(Dataset records)
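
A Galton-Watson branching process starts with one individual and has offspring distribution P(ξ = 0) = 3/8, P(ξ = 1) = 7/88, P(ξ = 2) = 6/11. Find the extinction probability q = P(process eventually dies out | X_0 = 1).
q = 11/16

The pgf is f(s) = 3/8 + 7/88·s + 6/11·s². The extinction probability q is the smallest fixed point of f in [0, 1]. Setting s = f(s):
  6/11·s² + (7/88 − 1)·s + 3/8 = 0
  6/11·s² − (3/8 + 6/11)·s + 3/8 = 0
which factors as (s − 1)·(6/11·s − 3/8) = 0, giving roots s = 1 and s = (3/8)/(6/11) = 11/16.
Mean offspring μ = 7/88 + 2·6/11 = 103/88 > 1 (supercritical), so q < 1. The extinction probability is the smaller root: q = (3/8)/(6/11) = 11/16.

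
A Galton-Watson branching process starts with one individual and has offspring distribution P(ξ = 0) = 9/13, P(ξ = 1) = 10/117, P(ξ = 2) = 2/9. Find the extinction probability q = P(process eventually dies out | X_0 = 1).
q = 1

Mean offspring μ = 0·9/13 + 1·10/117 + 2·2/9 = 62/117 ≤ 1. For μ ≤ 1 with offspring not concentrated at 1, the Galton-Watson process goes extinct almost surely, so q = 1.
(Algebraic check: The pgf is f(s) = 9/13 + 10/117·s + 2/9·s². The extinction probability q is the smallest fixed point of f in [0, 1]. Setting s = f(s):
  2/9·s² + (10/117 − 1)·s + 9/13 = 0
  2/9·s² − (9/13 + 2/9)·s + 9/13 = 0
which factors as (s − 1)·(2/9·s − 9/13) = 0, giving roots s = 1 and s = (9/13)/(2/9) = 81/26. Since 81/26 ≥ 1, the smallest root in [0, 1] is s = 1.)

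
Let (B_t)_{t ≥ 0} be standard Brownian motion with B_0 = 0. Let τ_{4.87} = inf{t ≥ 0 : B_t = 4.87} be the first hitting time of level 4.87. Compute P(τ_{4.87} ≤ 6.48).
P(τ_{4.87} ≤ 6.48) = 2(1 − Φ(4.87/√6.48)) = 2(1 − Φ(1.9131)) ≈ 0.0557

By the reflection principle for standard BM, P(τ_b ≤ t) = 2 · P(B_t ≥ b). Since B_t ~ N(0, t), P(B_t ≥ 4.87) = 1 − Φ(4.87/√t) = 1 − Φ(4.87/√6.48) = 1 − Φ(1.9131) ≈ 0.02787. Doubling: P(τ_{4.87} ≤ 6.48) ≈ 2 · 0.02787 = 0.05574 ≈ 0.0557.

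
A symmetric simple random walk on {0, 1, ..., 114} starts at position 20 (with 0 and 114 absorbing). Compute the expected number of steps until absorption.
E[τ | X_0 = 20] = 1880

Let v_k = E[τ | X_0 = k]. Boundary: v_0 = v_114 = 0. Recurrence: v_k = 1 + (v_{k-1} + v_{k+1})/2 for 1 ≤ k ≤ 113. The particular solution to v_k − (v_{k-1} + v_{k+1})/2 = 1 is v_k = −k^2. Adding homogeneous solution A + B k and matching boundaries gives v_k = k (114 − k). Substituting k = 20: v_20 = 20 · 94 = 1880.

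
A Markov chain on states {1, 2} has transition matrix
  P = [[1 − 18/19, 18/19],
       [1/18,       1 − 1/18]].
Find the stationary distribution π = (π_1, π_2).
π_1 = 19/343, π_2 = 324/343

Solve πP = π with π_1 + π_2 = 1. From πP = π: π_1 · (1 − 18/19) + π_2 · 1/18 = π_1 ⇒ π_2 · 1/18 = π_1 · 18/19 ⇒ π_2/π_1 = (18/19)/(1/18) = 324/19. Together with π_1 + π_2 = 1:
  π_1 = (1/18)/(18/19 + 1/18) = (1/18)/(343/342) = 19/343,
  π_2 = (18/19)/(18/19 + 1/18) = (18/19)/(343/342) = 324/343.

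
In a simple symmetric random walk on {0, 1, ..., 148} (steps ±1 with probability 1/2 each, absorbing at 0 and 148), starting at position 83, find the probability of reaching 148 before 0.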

## TRY IT
Output all of the data exactly as given.

## EXERCISE OUTPUT
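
A Galton-Watson branching process starts with one individual and has offspring distribution P(ξ = 0) = 3/8, P(ξ = 1) = 7/88, P(ξ = 2) = 6/11. Find the extinction probability q = P(process eventually dies out | X_0 = 1).
q = 11/16

The pgf is f(s) = 3/8 + 7/88·s + 6/11·s². The extinction probability q is the smallest fixed point of f in [0, 1]. Setting s = f(s):
  6/11·s² + (7/88 − 1)·s + 3/8 = 0
  6/11·s² − (3/8 + 6/11)·s + 3/8 = 0
which factors as (s − 1)·(6/11·s − 3/8) = 0, giving roots s = 1 and s = (3/8)/(6/11) = 11/16.
Mean offspring μ = 7/88 + 2·6/11 = 103/88 > 1 (supercritical), so q < 1. The extinction probability is the smaller root: q = (3/8)/(6/11) = 11/16.

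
A Galton-Watson branching process starts with one individual and has offspring distribution P(ξ = 0) = 9/13, P(ξ = 1) = 10/117, P(ξ = 2) = 2/9. Find the extinction probability q = P(process eventually dies out | X_0 = 1).
q = 1

Mean offspring μ = 0·9/13 + 1·10/117 + 2·2/9 = 62/117 ≤ 1. For μ ≤ 1 with offspring not concentrated at 1, the Galton-Watson process goes extinct almost surely, so q = 1.
(Algebraic check: The pgf is f(s) = 9/13 + 10/117·s + 2/9·s². The extinction probability q is the smallest fixed point of f in [0, 1]. Setting s = f(s):
  2/9·s² + (10/117 − 1)·s + 9/13 = 0
  2/9·s² − (9/13 + 2/9)·s + 9/13 = 0
which factors as (s − 1)·(2/9·s − 9/13) = 0, giving roots s = 1 and s = (9/13)/(2/9) = 81/26. Since 81/26 ≥ 1, the smallest root in [0, 1] is s = 1.)

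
Let (B_t)_{t ≥ 0} be standard Brownian motion with B_0 = 0. Let τ_{4.87} = inf{t ≥ 0 : B_t = 4.87} be the first hitting time of level 4.87. Compute P(τ_{4.87} ≤ 6.48).
P(τ_{4.87} ≤ 6.48) = 2(1 − Φ(4.87/√6.48)) = 2(1 − Φ(1.9131)) ≈ 0.0557

By the reflection principle for standard BM, P(τ_b ≤ t) = 2 · P(B_t ≥ b). Since B_t ~ N(0, t), P(B_t ≥ 4.87) = 1 − Φ(4.87/√t) = 1 − Φ(4.87/√6.48) = 1 − Φ(1.9131) ≈ 0.02787. Doubling: P(τ_{4.87} ≤ 6.48) ≈ 2 · 0.02787 = 0.05574 ≈ 0.0557.

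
A symmetric simple random walk on {0, 1, ..., 114} starts at position 20 (with 0 and 114 absorbing). Compute the expected number of steps until absorption.
E[τ | X_0 = 20] = 1880

Let v_k = E[τ | X_0 = k]. Boundary: v_0 = v_114 = 0. Recurrence: v_k = 1 + (v_{k-1} + v_{k+1})/2 for 1 ≤ k ≤ 113. The particular solution to v_k − (v_{k-1} + v_{k+1})/2 = 1 is v_k = −k^2. Adding homogeneous solution A + B k and matching boundaries gives v_k = k (114 − k). Substituting k = 20: v_20 = 20 · 94 = 1880.

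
A Markov chain on states {1, 2} has transition matrix
  P = [[1 − 18/19, 18/19],
       [1/18,       1 − 1/18]].
Find the stationary distribution π = (π_1, π_2).
π_1 = 19/343, π_2 = 324/343

Solve πP = π with π_1 + π_2 = 1. From πP = π: π_1 · (1 − 18/19) + π_2 · 1/18 = π_1 ⇒ π_2 · 1/18 = π_1 · 18/19 ⇒ π_2/π_1 = (18/19)/(1/18) = 324/19. Together with π_1 + π_2 = 1:
  π_1 = (1/18)/(18/19 + 1/18) = (1/18)/(343/342) = 19/343,
  π_2 = (18/19)/(18/19 + 1/18) = (18/19)/(343/342) = 324/343.

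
In a simple symmetric random walk on {0, 1, ..., 148} (steps ±1 with probability 1/2 each, absorbing at 0 and 148), starting at position 83, find the probability of reaching 148 before 0.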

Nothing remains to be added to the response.